(Beginning of Provided data)

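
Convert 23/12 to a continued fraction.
[1; 1, 11]

Euclidean algorithm steps:
23 = 1 × 12 + 11
12 = 1 × 11 + 1
11 = 11 × 1 + 0
Continued fraction: [1; 1, 11]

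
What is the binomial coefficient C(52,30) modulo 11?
6

Using Lucas' theorem:
Write n=52 and k=30 in base 11:
n in base 11: [4, 8]
k in base 11: [2, 8]
C(52,30) mod 11 = ∏ C(n_i, k_i) mod 11
Digit binomials (mod 11): C(4,2) = 6; C(8,8) = 1
Product: 6 × 1 = 6 ≡ 6 (mod 11)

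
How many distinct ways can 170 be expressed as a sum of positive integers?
274768617130

p(n) counts ways to write n as a sum of positive integers (order ignored).
Euler's pentagonal recurrence: p(k) = p(k-1) + p(k-2) - p(k-5) - p(k-7) + p(k-12) + p(k-15) - ... (offsets j(3j∓1)/2, signs ++--, p(0)=1, p(<0)=0).
DP table for k = 0..169: p(0)=1, p(1)=1, p(2)=2, p(3)=3, p(4)=5, p(5)=7, p(6)=11, p(7)=15, p(8)=22, p(9)=30, p(10)=42, p(11)=56, p(12)=77, p(13)=101, p(14)=135, p(15)=176, p(16)=231, p(17)=297, p(18)=385, p(19)=490, p(20)=627, p(21)=792, p(22)=1002, p(23)=1255, p(24)=1575, p(25)=1958, p(26)=2436, p(27)=3010, p(28)=3718, p(29)=4565, p(30)=5604, p(31)=6842, p(32)=8349, p(33)=10143, p(34)=12310, p(35)=14883, p(36)=17977, p(37)=21637, p(38)=26015, p(39)=31185, p(40)=37338, p(41)=44583, p(42)=53174, p(43)=63261, p(44)=75175, p(45)=89134, p(46)=105558, p(47)=124754, p(48)=147273, p(49)=173525, p(50)=204226, p(51)=239943, p(52)=281589, p(53)=329931, p(54)=386155, p(55)=451276, p(56)=526823, p(57)=614154, p(58)=715220, p(59)=831820, p(60)=966467, p(61)=1121505, p(62)=1300156, p(63)=1505499, p(64)=1741630, p(65)=2012558, p(66)=2323520, p(67)=2679689, p(68)=3087735, p(69)=3554345, p(70)=4087968, p(71)=4697205, p(72)=5392783, p(73)=6185689, p(74)=7089500, p(75)=8118264, p(76)=9289091, p(77)=10619863, p(78)=12132164, p(79)=13848650, p(80)=15796476, p(81)=18004327, p(82)=20506255, p(83)=23338469, p(84)=26543660, p(85)=30167357, p(86)=34262962, p(87)=38887673, p(88)=44108109, p(89)=49995925, p(90)=56634173, p(91)=64112359, p(92)=72533807, p(93)=82010177, p(94)=92669720, p(95)=104651419, p(96)=118114304, p(97)=133230930, p(98)=150198136, p(99)=169229875, p(100)=190569292, p(101)=214481126, p(102)=241265379, p(103)=271248950, p(104)=304801365, p(105)=342325709, p(106)=384276336, p(107)=431149389, p(108)=483502844, p(109)=541946240, p(110)=607163746, p(111)=679903203, p(112)=761002156, p(113)=851376628, p(114)=952050665, p(115)=1064144451, p(116)=1188908248, p(117)=1327710076, p(118)=1482074143, p(119)=1653668665, p(120)=1844349560, p(121)=2056148051, p(122)=2291320912, p(123)=2552338241, p(124)=2841940500, p(125)=3163127352, p(126)=3519222692, p(127)=3913864295, p(128)=4351078600, p(129)=4835271870, p(130)=5371315400, p(131)=5964539504, p(132)=6620830889, p(133)=7346629512, p(134)=8149040695, p(135)=9035836076, p(136)=10015581680, p(137)=11097645016, p(138)=12292341831, p(139)=13610949895, p(140)=15065878135, p(141)=16670689208, p(142)=18440293320, p(143)=20390982757, p(144)=22540654445, p(145)=24908858009, p(146)=27517052599, p(147)=30388671978, p(148)=33549419497, p(149)=37027355200, p(150)=40853235313, p(151)=45060624582, p(152)=49686288421, p(153)=54770336324, p(154)=60356673280, p(155)=66493182097, p(156)=73232243759, p(157)=80630964769, p(158)=88751778802, p(159)=97662728555, p(160)=107438159466, p(161)=118159068427, p(162)=129913904637, p(163)=142798995930, p(164)=156919475295, p(165)=172389800255, p(166)=189334822579, p(167)=207890420102, p(168)=228204732751, p(169)=250438925115.
Final step: p(170) = p(169) + p(168) - p(165) - p(163) + p(158) + p(155) - p(148) - p(144) + p(135) + p(130) - p(119) - p(113) + p(100) + p(93) - p(78) - p(70) + p(53) + p(44) - p(25) - p(15)
= 250438925115 + 228204732751 - 172389800255 - 142798995930 + 88751778802 + 66493182097 - 33549419497 - 22540654445 + 9035836076 + 5371315400 - 1653668665 - 851376628 + 190569292 + 82010177 - 12132164 - 4087968 + 329931 + 75175 - 1958 - 176
= 274768617130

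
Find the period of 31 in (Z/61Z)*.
60

61 is prime, so ord(31) divides φ(61) = 60.
Divisors of 60: 1, 2, 3, 4, 5, 6, 10, 12, 15, 20, 30, 60.
Repeated squaring: 31^1 ≡ 31, 31^2 ≡ 46, 31^4 ≡ 42, 31^8 ≡ 56, 31^16 ≡ 25, 31^32 ≡ 15 (mod 61).
Test 31^d mod 61 for each divisor d in increasing order:
31^1 ≡ 31
31^2 ≡ 46
31^3 = 31^2·31^1 ≡ 23
31^4 ≡ 42
31^5 = 31^4·31^1 ≡ 21
31^6 = 31^4·31^2 ≡ 41
31^10 = 31^8·31^2 ≡ 14
31^12 = 31^8·31^4 ≡ 34
31^15 = 31^8·31^4·31^2·31^1 ≡ 50
31^20 = 31^16·31^4 ≡ 13
31^30 = 31^16·31^8·31^4·31^2 ≡ 60
31^60 = 31^32·31^16·31^8·31^4 ≡ 1  ← first divisor giving 1
The order is 60.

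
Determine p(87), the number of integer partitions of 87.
38887673

p(n) counts ways to write n as a sum of positive integers (order ignored).
Euler's pentagonal recurrence: p(k) = p(k-1) + p(k-2) - p(k-5) - p(k-7) + p(k-12) + p(k-15) - ... (offsets j(3j∓1)/2, signs ++--, p(0)=1, p(<0)=0).
DP table for k = 0..86: p(0)=1, p(1)=1, p(2)=2, p(3)=3, p(4)=5, p(5)=7, p(6)=11, p(7)=15, p(8)=22, p(9)=30, p(10)=42, p(11)=56, p(12)=77, p(13)=101, p(14)=135, p(15)=176, p(16)=231, p(17)=297, p(18)=385, p(19)=490, p(20)=627, p(21)=792, p(22)=1002, p(23)=1255, p(24)=1575, p(25)=1958, p(26)=2436, p(27)=3010, p(28)=3718, p(29)=4565, p(30)=5604, p(31)=6842, p(32)=8349, p(33)=10143, p(34)=12310, p(35)=14883, p(36)=17977, p(37)=21637, p(38)=26015, p(39)=31185, p(40)=37338, p(41)=44583, p(42)=53174, p(43)=63261, p(44)=75175, p(45)=89134, p(46)=105558, p(47)=124754, p(48)=147273, p(49)=173525, p(50)=204226, p(51)=239943, p(52)=281589, p(53)=329931, p(54)=386155, p(55)=451276, p(56)=526823, p(57)=614154, p(58)=715220, p(59)=831820, p(60)=966467, p(61)=1121505, p(62)=1300156, p(63)=1505499, p(64)=1741630, p(65)=2012558, p(66)=2323520, p(67)=2679689, p(68)=3087735, p(69)=3554345, p(70)=4087968, p(71)=4697205, p(72)=5392783, p(73)=6185689, p(74)=7089500, p(75)=8118264, p(76)=9289091, p(77)=10619863, p(78)=12132164, p(79)=13848650, p(80)=15796476, p(81)=18004327, p(82)=20506255, p(83)=23338469, p(84)=26543660, p(85)=30167357, p(86)=34262962.
Final step: p(87) = p(86) + p(85) - p(82) - p(80) + p(75) + p(72) - p(65) - p(61) + p(52) + p(47) - p(36) - p(30) + p(17) + p(10)
= 34262962 + 30167357 - 20506255 - 15796476 + 8118264 + 5392783 - 2012558 - 1121505 + 281589 + 124754 - 17977 - 5604 + 297 + 42
= 38887673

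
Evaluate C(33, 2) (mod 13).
8

Using Lucas' theorem:
Write n=33 and k=2 in base 13:
n in base 13: [2, 7]
k in base 13: [0, 2]
C(33,2) mod 13 = ∏ C(n_i, k_i) mod 13
Digit binomials (mod 13): C(2,0) = 1; C(7,2) = 21 ≡ 8
Product: 1 × 8 = 8 ≡ 8 (mod 13)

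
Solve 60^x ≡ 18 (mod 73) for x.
4

Baby-step giant-step with step n = ⌈√73⌉ = 9.
Baby steps 60^j mod 73 (j:value) for j=0..8: 0:1, 1:60, 2:23, 3:66, 4:18, 5:58, 6:49, 7:20, 8:32.
h = 18 is already in the table at j=4, so x = 4.
Check: 60^4 ≡ 18 (mod 73).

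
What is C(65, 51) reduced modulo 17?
1

Using Lucas' theorem:
Write n=65 and k=51 in base 17:
n in base 17: [3, 14]
k in base 17: [3, 0]
C(65,51) mod 17 = ∏ C(n_i, k_i) mod 17
Digit binomials (mod 17): C(3,3) = 1; C(14,0) = 1
Product: 1 × 1 = 1 ≡ 1 (mod 17)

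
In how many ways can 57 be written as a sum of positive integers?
614154

p(n) counts ways to write n as a sum of positive integers (order ignored).
Euler's pentagonal recurrence: p(k) = p(k-1) + p(k-2) - p(k-5) - p(k-7) + p(k-12) + p(k-15) - ... (offsets j(3j∓1)/2, signs ++--, p(0)=1, p(<0)=0).
DP table for k = 0..56: p(0)=1, p(1)=1, p(2)=2, p(3)=3, p(4)=5, p(5)=7, p(6)=11, p(7)=15, p(8)=22, p(9)=30, p(10)=42, p(11)=56, p(12)=77, p(13)=101, p(14)=135, p(15)=176, p(16)=231, p(17)=297, p(18)=385, p(19)=490, p(20)=627, p(21)=792, p(22)=1002, p(23)=1255, p(24)=1575, p(25)=1958, p(26)=2436, p(27)=3010, p(28)=3718, p(29)=4565, p(30)=5604, p(31)=6842, p(32)=8349, p(33)=10143, p(34)=12310, p(35)=14883, p(36)=17977, p(37)=21637, p(38)=26015, p(39)=31185, p(40)=37338, p(41)=44583, p(42)=53174, p(43)=63261, p(44)=75175, p(45)=89134, p(46)=105558, p(47)=124754, p(48)=147273, p(49)=173525, p(50)=204226, p(51)=239943, p(52)=281589, p(53)=329931, p(54)=386155, p(55)=451276, p(56)=526823.
Final step: p(57) = p(56) + p(55) - p(52) - p(50) + p(45) + p(42) - p(35) - p(31) + p(22) + p(17) - p(6) - p(0)
= 526823 + 451276 - 281589 - 204226 + 89134 + 53174 - 14883 - 6842 + 1002 + 297 - 11 - 1
= 614154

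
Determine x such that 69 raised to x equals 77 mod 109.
51

Baby-step giant-step with step n = ⌈√109⌉ = 11.
Baby steps 69^j mod 109 (j:value) for j=0..10: 0:1, 1:69, 2:74, 3:92, 4:26, 5:50, 6:71, 7:103, 8:22, 9:101, 10:102.
Giant-step multiplier: 69^(-11) ≡ 69^(108-11) = 69^97 ≡ 51 (mod 109).
Giant steps γ_i = 77·51^i mod 109: γ_0=77, γ_1=3, γ_2=44, γ_3=64, γ_4=103 (in table at j=7).
x = i·n + j = 4·11 + 7 = 51.
Check: 69^51 ≡ 77 (mod 109).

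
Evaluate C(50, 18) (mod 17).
15

Using Lucas' theorem:
Write n=50 and k=18 in base 17:
n in base 17: [2, 16]
k in base 17: [1, 1]
C(50,18) mod 17 = ∏ C(n_i, k_i) mod 17
Digit binomials (mod 17): C(2,1) = 2; C(16,1) = 16
Product: 2 × 16 = 32 ≡ 15 (mod 17)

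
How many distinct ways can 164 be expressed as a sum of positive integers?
156919475295

p(n) counts ways to write n as a sum of positive integers (order ignored).
Euler's pentagonal recurrence: p(k) = p(k-1) + p(k-2) - p(k-5) - p(k-7) + p(k-12) + p(k-15) - ... (offsets j(3j∓1)/2, signs ++--, p(0)=1, p(<0)=0).
DP table for k = 0..163: p(0)=1, p(1)=1, p(2)=2, p(3)=3, p(4)=5, p(5)=7, p(6)=11, p(7)=15, p(8)=22, p(9)=30, p(10)=42, p(11)=56, p(12)=77, p(13)=101, p(14)=135, p(15)=176, p(16)=231, p(17)=297, p(18)=385, p(19)=490, p(20)=627, p(21)=792, p(22)=1002, p(23)=1255, p(24)=1575, p(25)=1958, p(26)=2436, p(27)=3010, p(28)=3718, p(29)=4565, p(30)=5604, p(31)=6842, p(32)=8349, p(33)=10143, p(34)=12310, p(35)=14883, p(36)=17977, p(37)=21637, p(38)=26015, p(39)=31185, p(40)=37338, p(41)=44583, p(42)=53174, p(43)=63261, p(44)=75175, p(45)=89134, p(46)=105558, p(47)=124754, p(48)=147273, p(49)=173525, p(50)=204226, p(51)=239943, p(52)=281589, p(53)=329931, p(54)=386155, p(55)=451276, p(56)=526823, p(57)=614154, p(58)=715220, p(59)=831820, p(60)=966467, p(61)=1121505, p(62)=1300156, p(63)=1505499, p(64)=1741630, p(65)=2012558, p(66)=2323520, p(67)=2679689, p(68)=3087735, p(69)=3554345, p(70)=4087968, p(71)=4697205, p(72)=5392783, p(73)=6185689, p(74)=7089500, p(75)=8118264, p(76)=9289091, p(77)=10619863, p(78)=12132164, p(79)=13848650, p(80)=15796476, p(81)=18004327, p(82)=20506255, p(83)=23338469, p(84)=26543660, p(85)=30167357, p(86)=34262962, p(87)=38887673, p(88)=44108109, p(89)=49995925, p(90)=56634173, p(91)=64112359, p(92)=72533807, p(93)=82010177, p(94)=92669720, p(95)=104651419, p(96)=118114304, p(97)=133230930, p(98)=150198136, p(99)=169229875, p(100)=190569292, p(101)=214481126, p(102)=241265379, p(103)=271248950, p(104)=304801365, p(105)=342325709, p(106)=384276336, p(107)=431149389, p(108)=483502844, p(109)=541946240, p(110)=607163746, p(111)=679903203, p(112)=761002156, p(113)=851376628, p(114)=952050665, p(115)=1064144451, p(116)=1188908248, p(117)=1327710076, p(118)=1482074143, p(119)=1653668665, p(120)=1844349560, p(121)=2056148051, p(122)=2291320912, p(123)=2552338241, p(124)=2841940500, p(125)=3163127352, p(126)=3519222692, p(127)=3913864295, p(128)=4351078600, p(129)=4835271870, p(130)=5371315400, p(131)=5964539504, p(132)=6620830889, p(133)=7346629512, p(134)=8149040695, p(135)=9035836076, p(136)=10015581680, p(137)=11097645016, p(138)=12292341831, p(139)=13610949895, p(140)=15065878135, p(141)=16670689208, p(142)=18440293320, p(143)=20390982757, p(144)=22540654445, p(145)=24908858009, p(146)=27517052599, p(147)=30388671978, p(148)=33549419497, p(149)=37027355200, p(150)=40853235313, p(151)=45060624582, p(152)=49686288421, p(153)=54770336324, p(154)=60356673280, p(155)=66493182097, p(156)=73232243759, p(157)=80630964769, p(158)=88751778802, p(159)=97662728555, p(160)=107438159466, p(161)=118159068427, p(162)=129913904637, p(163)=142798995930.
Final step: p(164) = p(163) + p(162) - p(159) - p(157) + p(152) + p(149) - p(142) - p(138) + p(129) + p(124) - p(113) - p(107) + p(94) + p(87) - p(72) - p(64) + p(47) + p(38) - p(19) - p(9)
= 142798995930 + 129913904637 - 97662728555 - 80630964769 + 49686288421 + 37027355200 - 18440293320 - 12292341831 + 4835271870 + 2841940500 - 851376628 - 431149389 + 92669720 + 38887673 - 5392783 - 1741630 + 124754 + 26015 - 490 - 30
= 156919475295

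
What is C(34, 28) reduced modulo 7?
1

Using Lucas' theorem:
Write n=34 and k=28 in base 7:
n in base 7: [4, 6]
k in base 7: [4, 0]
C(34,28) mod 7 = ∏ C(n_i, k_i) mod 7
Digit binomials (mod 7): C(4,4) = 1; C(6,0) = 1
Product: 1 × 1 = 1 ≡ 1 (mod 7)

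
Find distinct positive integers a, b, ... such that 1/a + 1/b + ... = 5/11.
1/3 + 1/9 + 1/99

Greedy algorithm:
5/11: ceiling(11/5) = 3, use 1/3
4/33: ceiling(33/4) = 9, use 1/9
1/99: ceiling(99/1) = 99, use 1/99
Result: 5/11 = 1/3 + 1/9 + 1/99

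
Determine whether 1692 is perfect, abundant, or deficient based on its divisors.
abundant

Proper divisors of 1692: sum = 1 + 2 + 3 + 4 + 6 + 9 + 12 + 18 + ... + 282 + 423 + 564 + 846 (17 divisors) = 2676
Since 2676 > 1692, 1692 is abundant.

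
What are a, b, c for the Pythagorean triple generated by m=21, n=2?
(437, 84, 445)

Euclid's formula: a = m² - n², b = 2mn, c = m² + n²
m = 21, n = 2
a = 21² - 2² = 441 - 4 = 437
b = 2 × 21 × 2 = 84
c = 21² + 2² = 441 + 4 = 445
Verification: 437² + 84² = 190969 + 7056 = 198025 = 445² ✓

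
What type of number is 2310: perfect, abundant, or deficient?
abundant

Proper divisors of 2310: sum = 1 + 2 + 3 + 5 + 6 + 7 + 10 + 11 + ... + 385 + 462 + 770 + 1155 (31 divisors) = 4602
Since 4602 > 2310, 2310 is abundant.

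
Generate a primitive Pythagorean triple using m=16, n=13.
(87, 416, 425)

Euclid's formula: a = m² - n², b = 2mn, c = m² + n²
m = 16, n = 13
a = 16² - 13² = 256 - 169 = 87
b = 2 × 16 × 13 = 416
c = 16² + 13² = 256 + 169 = 425
Verification: 87² + 416² = 7569 + 173056 = 180625 = 425² ✓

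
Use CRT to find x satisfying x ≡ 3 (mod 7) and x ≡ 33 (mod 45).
213

Using Chinese Remainder Theorem:
M = 7 × 45 = 315
M1 = 45, M2 = 7
y1 = 45^(-1) mod 7 = 5
y2 = 7^(-1) mod 45 = 13
x = (3×45×5 + 33×7×13) mod 315 = 213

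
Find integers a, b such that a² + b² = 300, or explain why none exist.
Not possible

Factorization: 300 = 2^2 × 3 × 5^2
By Fermat: n is sum of two squares iff every prime p ≡ 3 (mod 4) appears to even power.
Prime(s) ≡ 3 (mod 4) with odd exponent: [(3, 1)]
Therefore 300 cannot be expressed as a² + b².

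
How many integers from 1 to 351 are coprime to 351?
216

351 = 3^3 × 13
φ(n) = n × ∏(1 - 1/p) for each prime p dividing n
φ(351) = 351 × (1 - 1/3) × (1 - 1/13) = 216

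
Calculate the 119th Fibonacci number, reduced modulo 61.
1

Matrix identity: Q^n = [[F_(n+1), F_n], [F_n, F_(n-1)]] with Q = [[1,1],[1,0]].
n = 119 = 1110111₂. Square-and-multiply, entries mod 61:
Q^1 = [[1,1],[1,0]]
Q^3 = (Q^1)²·Q = [[3,2],[2,1]]
Q^7 = (Q^3)²·Q = [[21,13],[13,8]]
Q^14 = (Q^7)² = [[0,11],[11,50]]
Q^29 = (Q^14)²·Q = [[0,60],[60,1]]
Q^59 = (Q^29)²·Q = [[0,1],[1,60]]
Q^119 = (Q^59)²·Q = [[0,1],[1,60]]
F_119 mod 61 = Q^119[0][1] = 1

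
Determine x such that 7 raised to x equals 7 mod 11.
1

Baby-step giant-step with step n = ⌈√11⌉ = 4.
Baby steps 7^j mod 11 (j:value) for j=0..3: 0:1, 1:7, 2:5, 3:2.
h = 7 is already in the table at j=1, so x = 1.
Check: 7^1 ≡ 7 (mod 11).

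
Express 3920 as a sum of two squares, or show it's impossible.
28² + 56² (a=28, b=56)

Factorization: 3920 = 2^4 × 5 × 7^2
By Fermat: n is sum of two squares iff every prime p ≡ 3 (mod 4) appears to even power.
All primes ≡ 3 (mod 4) appear to even power.
Search a = 0, 1, 2, … for 3920 - a² a perfect square: first hit at a = 28: 3920 - 784 = 3136 = 56².
3920 = 28² + 56² = 784 + 3136 ✓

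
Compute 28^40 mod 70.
56

Repeated squaring. Binary of 40 = 101000.
28^1 ≡ 28 (mod 70); 28^2 ≡ 14 (mod 70); 28^4 ≡ 56 (mod 70); 28^8 ≡ 56 (mod 70); 28^16 ≡ 56 (mod 70); 28^32 ≡ 56 (mod 70)
28^40 = 28^8 × 28^32 ≡ 56 (mod 70)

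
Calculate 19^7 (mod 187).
145

Repeated squaring. Binary of 7 = 111.
19^1 ≡ 19 (mod 187); 19^2 ≡ 174 (mod 187); 19^4 ≡ 169 (mod 187)
19^7 = 19^1 × 19^2 × 19^4 ≡ 145 (mod 187)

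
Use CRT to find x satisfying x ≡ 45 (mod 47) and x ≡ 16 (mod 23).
844

Using Chinese Remainder Theorem:
M = 47 × 23 = 1081
M1 = 23, M2 = 47
y1 = 23^(-1) mod 47 = 45
y2 = 47^(-1) mod 23 = 1
x = (45×23×45 + 16×47×1) mod 1081 = 844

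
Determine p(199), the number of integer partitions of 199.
3646072432125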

(End of Provided data)

• **Exercise objective**
Lines containing the word "partitions" are to be located in the entries and copied.

• **Answer box**
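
Determine p(87), the number of integer partitions of 87.
Determine p(199), the number of integer partitions of 199.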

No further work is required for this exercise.